*** INFORMATION Section Begins ***

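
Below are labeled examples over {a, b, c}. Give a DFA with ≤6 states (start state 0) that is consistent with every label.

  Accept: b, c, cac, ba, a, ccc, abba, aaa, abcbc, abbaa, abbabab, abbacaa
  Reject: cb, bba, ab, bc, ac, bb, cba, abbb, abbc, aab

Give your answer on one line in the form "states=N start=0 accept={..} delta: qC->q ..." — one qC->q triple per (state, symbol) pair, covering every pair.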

*** INFORMATION Section Ends ***
*** INFORMATION Section Begins ***

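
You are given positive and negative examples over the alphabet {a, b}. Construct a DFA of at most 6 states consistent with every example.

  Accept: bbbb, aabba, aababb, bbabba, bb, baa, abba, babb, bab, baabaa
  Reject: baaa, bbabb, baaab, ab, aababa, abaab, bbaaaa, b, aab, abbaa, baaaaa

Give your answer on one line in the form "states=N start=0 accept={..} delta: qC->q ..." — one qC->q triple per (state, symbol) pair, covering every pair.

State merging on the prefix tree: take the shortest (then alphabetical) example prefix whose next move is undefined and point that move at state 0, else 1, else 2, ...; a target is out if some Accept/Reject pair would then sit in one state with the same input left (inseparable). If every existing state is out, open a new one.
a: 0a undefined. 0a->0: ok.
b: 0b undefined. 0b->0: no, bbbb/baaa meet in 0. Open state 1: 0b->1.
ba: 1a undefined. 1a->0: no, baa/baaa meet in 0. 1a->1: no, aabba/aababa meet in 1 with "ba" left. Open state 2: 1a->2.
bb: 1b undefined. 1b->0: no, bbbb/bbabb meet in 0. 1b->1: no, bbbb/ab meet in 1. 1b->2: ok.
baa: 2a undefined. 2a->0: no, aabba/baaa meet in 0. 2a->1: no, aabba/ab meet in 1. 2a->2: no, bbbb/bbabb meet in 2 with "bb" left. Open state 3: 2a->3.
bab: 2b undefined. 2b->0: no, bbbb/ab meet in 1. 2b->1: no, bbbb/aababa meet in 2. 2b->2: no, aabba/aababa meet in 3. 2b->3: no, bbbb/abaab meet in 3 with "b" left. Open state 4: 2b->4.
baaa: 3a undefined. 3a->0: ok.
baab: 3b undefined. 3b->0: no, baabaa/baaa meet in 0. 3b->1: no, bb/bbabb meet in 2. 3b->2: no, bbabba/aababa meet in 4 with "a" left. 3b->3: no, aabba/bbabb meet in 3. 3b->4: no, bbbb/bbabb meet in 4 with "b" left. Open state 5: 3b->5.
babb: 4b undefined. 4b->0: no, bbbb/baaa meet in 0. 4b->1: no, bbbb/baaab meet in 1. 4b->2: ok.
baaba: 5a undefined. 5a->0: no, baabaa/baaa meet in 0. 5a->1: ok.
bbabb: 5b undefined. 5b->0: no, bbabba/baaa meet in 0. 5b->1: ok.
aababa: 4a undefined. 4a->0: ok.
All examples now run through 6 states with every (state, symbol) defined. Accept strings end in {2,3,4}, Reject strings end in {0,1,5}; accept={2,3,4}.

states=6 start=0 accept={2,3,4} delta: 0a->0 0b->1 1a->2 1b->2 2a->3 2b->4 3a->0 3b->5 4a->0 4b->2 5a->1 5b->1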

*** INFORMATION Section Ends ***
*** INFORMATION Section Begins ***

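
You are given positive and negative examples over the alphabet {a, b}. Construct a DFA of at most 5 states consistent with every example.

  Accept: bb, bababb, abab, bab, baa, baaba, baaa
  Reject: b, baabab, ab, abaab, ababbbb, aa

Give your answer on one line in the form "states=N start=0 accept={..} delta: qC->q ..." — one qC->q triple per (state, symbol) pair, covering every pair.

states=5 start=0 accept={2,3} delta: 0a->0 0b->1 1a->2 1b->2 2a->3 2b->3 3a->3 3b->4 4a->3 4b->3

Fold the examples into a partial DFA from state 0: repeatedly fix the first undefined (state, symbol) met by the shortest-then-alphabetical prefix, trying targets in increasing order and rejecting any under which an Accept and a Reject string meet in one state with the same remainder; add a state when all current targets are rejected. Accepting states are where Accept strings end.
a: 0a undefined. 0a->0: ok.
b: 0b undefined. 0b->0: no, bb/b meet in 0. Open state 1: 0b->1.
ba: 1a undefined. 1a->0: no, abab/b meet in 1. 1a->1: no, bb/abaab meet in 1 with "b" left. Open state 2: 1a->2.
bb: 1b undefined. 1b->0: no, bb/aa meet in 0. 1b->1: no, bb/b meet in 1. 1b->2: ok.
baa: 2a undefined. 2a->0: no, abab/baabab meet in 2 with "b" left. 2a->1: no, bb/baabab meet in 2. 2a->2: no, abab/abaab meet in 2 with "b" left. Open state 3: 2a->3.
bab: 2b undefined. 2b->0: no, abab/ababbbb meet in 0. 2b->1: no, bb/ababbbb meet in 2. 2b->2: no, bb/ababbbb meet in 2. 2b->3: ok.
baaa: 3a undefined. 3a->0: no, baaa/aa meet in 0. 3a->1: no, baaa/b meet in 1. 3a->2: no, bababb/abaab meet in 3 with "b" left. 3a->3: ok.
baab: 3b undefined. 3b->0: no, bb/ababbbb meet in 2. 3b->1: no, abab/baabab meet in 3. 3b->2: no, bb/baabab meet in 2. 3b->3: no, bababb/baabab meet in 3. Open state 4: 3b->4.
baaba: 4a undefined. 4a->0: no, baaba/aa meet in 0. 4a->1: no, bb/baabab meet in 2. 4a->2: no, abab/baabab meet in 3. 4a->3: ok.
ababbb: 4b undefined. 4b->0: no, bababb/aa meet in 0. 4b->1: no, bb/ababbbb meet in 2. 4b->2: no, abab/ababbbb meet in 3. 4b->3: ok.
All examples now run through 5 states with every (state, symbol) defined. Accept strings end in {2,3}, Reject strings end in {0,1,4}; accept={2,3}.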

*** INFORMATION Section Ends ***

◆ **YOUR INSTRUCTIONS**
Given the data above, transcribe exactly the lines from the one containing "5 states consistent with every example." down to the one containing "Reject: b, baabab, ab, abaab, ababbbb, aa", and no others.

◆ **EXERCISE RESPONSE**
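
You are given positive and negative examples over the alphabet {a, b}. Construct a DFA of at most 5 states consistent with every example.

  Accept: bb, bababb, abab, bab, baa, baaba, baaa
  Reject: b, baabab, ab, abaab, ababbbb, aa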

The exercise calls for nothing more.